Beginning with the line below that contains "Average total time" and ending with the line that contains "Constant service time", copy every line exactly. Copy nothing else.

▶ **Provided records**
--- START ---

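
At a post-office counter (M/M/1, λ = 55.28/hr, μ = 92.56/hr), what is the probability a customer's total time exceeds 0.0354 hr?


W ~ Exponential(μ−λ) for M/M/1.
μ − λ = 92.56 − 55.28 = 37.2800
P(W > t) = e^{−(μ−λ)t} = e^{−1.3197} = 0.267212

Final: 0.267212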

--- END ---
--- START ---

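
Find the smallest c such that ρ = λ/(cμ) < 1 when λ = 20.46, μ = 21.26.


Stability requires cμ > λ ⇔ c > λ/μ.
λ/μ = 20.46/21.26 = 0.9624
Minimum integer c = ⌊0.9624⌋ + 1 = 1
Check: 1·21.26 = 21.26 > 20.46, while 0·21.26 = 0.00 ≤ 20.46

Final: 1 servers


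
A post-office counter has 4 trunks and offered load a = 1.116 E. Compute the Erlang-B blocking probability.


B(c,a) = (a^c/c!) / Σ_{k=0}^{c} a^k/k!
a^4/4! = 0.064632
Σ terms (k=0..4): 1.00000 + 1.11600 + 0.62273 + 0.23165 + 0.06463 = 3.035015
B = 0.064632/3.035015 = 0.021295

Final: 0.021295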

--- END ---
--- START ---

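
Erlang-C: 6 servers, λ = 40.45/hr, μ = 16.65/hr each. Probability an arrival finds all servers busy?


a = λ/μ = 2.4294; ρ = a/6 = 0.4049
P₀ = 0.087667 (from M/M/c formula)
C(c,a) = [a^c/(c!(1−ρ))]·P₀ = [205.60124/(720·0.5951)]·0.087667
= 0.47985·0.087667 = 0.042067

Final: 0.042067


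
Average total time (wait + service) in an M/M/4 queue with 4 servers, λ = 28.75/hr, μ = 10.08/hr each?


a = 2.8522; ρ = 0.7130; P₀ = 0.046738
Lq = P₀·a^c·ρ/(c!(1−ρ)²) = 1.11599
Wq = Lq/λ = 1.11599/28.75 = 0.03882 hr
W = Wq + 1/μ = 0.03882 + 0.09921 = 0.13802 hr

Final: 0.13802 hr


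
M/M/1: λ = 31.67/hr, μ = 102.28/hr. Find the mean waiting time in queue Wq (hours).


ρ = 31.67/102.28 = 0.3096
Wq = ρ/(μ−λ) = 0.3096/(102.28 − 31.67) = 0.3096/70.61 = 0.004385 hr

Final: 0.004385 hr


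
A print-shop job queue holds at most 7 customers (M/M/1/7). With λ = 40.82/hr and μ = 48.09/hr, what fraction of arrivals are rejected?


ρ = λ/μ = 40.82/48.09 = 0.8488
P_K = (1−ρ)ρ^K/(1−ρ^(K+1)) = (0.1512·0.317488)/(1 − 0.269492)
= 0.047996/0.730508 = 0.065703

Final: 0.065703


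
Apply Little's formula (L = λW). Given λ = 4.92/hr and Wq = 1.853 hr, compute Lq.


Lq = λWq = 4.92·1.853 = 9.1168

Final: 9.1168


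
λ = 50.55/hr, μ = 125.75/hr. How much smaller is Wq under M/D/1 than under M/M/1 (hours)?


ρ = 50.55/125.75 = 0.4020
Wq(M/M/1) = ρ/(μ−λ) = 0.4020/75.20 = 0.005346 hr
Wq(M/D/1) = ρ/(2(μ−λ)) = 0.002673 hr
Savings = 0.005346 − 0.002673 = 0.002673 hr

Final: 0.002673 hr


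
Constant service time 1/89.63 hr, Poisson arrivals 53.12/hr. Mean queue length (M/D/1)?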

--- END ---

▶ **Exercise response**
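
Average total time (wait + service) in an M/M/4 queue with 4 servers, λ = 28.75/hr, μ = 10.08/hr each?


a = 2.8522; ρ = 0.7130; P₀ = 0.046738
Lq = P₀·a^c·ρ/(c!(1−ρ)²) = 1.11599
Wq = Lq/λ = 1.11599/28.75 = 0.03882 hr
W = Wq + 1/μ = 0.03882 + 0.09921 = 0.13802 hr

Final: 0.13802 hr


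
M/M/1: λ = 31.67/hr, μ = 102.28/hr. Find the mean waiting time in queue Wq (hours).


ρ = 31.67/102.28 = 0.3096
Wq = ρ/(μ−λ) = 0.3096/(102.28 − 31.67) = 0.3096/70.61 = 0.004385 hr

Final: 0.004385 hr


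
A print-shop job queue holds at most 7 customers (M/M/1/7). With λ = 40.82/hr and μ = 48.09/hr, what fraction of arrivals are rejected?


ρ = λ/μ = 40.82/48.09 = 0.8488
P_K = (1−ρ)ρ^K/(1−ρ^(K+1)) = (0.1512·0.317488)/(1 − 0.269492)
= 0.047996/0.730508 = 0.065703

Final: 0.065703


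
Apply Little's formula (L = λW). Given λ = 4.92/hr and Wq = 1.853 hr, compute Lq.


Lq = λWq = 4.92·1.853 = 9.1168

Final: 9.1168


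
λ = 50.55/hr, μ = 125.75/hr. How much smaller is Wq under M/D/1 than under M/M/1 (hours)?


ρ = 50.55/125.75 = 0.4020
Wq(M/M/1) = ρ/(μ−λ) = 0.4020/75.20 = 0.005346 hr
Wq(M/D/1) = ρ/(2(μ−λ)) = 0.002673 hr
Savings = 0.005346 − 0.002673 = 0.002673 hr

Final: 0.002673 hr


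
Constant service time 1/89.63 hr, Poisson arrivals 53.12/hr. Mean queue length (M/D/1)?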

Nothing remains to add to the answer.